(Extracted data begins)

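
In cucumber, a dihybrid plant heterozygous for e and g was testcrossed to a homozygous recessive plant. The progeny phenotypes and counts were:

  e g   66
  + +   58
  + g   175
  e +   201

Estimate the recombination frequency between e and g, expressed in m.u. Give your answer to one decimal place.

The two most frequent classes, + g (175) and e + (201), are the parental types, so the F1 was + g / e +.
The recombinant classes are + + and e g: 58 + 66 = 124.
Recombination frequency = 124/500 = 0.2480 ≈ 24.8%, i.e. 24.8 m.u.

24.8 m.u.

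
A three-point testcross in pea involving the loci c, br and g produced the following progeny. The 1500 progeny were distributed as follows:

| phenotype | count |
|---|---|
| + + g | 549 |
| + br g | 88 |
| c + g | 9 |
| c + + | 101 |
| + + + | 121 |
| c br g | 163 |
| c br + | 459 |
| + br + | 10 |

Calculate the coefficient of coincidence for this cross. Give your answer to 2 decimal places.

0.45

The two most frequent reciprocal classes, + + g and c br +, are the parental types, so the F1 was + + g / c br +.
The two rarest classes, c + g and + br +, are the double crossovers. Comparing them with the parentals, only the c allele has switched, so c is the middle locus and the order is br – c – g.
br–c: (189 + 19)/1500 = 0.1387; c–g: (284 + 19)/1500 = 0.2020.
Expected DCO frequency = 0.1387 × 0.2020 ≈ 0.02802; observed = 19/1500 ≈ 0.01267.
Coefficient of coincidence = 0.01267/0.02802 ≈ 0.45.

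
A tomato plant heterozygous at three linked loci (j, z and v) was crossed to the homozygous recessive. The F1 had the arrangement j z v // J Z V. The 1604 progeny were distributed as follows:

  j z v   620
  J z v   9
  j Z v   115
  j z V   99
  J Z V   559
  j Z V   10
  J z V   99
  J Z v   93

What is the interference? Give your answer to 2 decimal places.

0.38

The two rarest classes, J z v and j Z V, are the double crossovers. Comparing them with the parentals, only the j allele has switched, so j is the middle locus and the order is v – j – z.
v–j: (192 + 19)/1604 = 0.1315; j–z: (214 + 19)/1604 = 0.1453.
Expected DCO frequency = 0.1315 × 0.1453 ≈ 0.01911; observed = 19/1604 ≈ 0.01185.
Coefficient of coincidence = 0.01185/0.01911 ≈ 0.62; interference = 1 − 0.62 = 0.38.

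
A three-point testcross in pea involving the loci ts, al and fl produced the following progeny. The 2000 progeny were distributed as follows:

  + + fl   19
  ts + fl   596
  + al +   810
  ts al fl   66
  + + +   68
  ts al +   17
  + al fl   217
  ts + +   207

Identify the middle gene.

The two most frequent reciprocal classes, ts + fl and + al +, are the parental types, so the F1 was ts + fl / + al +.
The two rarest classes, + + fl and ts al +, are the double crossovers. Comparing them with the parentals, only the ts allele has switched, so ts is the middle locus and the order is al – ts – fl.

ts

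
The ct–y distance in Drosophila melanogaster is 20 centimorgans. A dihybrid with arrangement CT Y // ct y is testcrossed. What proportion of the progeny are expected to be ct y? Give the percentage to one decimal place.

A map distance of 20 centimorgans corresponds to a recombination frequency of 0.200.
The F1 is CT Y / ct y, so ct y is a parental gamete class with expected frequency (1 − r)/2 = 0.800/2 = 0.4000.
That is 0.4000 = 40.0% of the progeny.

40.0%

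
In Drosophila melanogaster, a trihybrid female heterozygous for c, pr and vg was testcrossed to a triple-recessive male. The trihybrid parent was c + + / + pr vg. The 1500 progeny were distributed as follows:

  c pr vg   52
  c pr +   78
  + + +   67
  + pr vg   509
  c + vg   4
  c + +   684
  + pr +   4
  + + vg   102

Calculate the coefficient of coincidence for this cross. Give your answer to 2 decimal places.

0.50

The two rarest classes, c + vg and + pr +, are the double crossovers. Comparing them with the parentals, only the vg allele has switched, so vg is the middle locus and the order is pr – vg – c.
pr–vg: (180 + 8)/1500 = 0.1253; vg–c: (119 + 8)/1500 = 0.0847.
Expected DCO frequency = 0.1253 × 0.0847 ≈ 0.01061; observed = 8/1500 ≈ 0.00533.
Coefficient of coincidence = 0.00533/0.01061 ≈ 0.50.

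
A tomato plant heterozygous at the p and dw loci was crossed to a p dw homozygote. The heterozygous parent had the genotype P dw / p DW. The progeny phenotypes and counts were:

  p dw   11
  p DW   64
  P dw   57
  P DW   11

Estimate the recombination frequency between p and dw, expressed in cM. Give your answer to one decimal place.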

(Extracted data ends)

Each line above that has the word "homozygous" should be copied.

● Answer area:
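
In cucumber, a dihybrid plant heterozygous for e and g was testcrossed to a homozygous recessive plant. The progeny phenotypes and counts were:
A tomato plant heterozygous at three linked loci (j, z and v) was crossed to the homozygous recessive. The F1 had the arrangement j z v // J Z V. The 1604 progeny were distributed as follows: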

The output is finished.